Saved data entries
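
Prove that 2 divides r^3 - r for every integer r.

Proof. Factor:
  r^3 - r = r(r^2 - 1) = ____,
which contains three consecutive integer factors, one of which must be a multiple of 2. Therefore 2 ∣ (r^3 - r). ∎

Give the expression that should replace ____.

(r - 1)r(r + 1)

r(r^2 - 1) = r(r - 1)(r + 1) = (r - 1)r(r + 1).
These three factors are consecutive integers, so their product is divisible by 2.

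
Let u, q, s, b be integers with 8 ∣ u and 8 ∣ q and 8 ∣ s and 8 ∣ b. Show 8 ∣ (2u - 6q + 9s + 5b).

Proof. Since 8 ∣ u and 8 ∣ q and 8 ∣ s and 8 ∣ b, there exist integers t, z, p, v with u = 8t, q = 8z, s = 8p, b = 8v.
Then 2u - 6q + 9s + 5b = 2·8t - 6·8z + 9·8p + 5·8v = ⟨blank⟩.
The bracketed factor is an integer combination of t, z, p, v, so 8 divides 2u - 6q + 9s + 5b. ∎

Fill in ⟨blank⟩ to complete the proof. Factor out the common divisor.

8(9p + 2t + 5v - 6z)

Pull the common 8 out of every term: 2·8t - 6·8z + 9·8p + 5·8v = 8(9p + 2t + 5v - 6z).
9p + 2t + 5v - 6z is an integer, which exhibits the divisibility.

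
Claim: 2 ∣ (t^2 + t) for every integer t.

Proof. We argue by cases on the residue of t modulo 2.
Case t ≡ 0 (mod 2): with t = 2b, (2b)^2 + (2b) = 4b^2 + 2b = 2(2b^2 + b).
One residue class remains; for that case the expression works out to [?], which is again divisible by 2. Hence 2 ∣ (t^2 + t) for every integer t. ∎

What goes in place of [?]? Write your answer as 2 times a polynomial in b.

2(2b^2 + 3b + 1)

The residues treated are {0}, so the missing case is t ≡ 1 (mod 2); write t = 2b+1.
Then (2b+1)^2 + (2b+1) = 4b^2 + 6b + 2 = 2(2b^2 + 3b + 1).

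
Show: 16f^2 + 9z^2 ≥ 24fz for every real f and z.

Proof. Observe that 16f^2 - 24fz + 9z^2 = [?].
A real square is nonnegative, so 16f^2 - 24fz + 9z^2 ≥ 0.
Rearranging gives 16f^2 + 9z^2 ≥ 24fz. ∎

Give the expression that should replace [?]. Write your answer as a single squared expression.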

● **Exercise**
Once the line with "Proof. Since 8" is found in the records above, print exactly that line and every line after it through the line with "The bracketed factor".

● **Finished task**
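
Proof. Since 8 ∣ u and 8 ∣ q and 8 ∣ s and 8 ∣ b, there exist integers t, z, p, v with u = 8t, q = 8z, s = 8p, b = 8v.
Then 2u - 6q + 9s + 5b = 2·8t - 6·8z + 9·8p + 5·8v = ⟨blank⟩.
The bracketed factor is an integer combination of t, z, p, v, so 8 divides 2u - 6q + 9s + 5b. ∎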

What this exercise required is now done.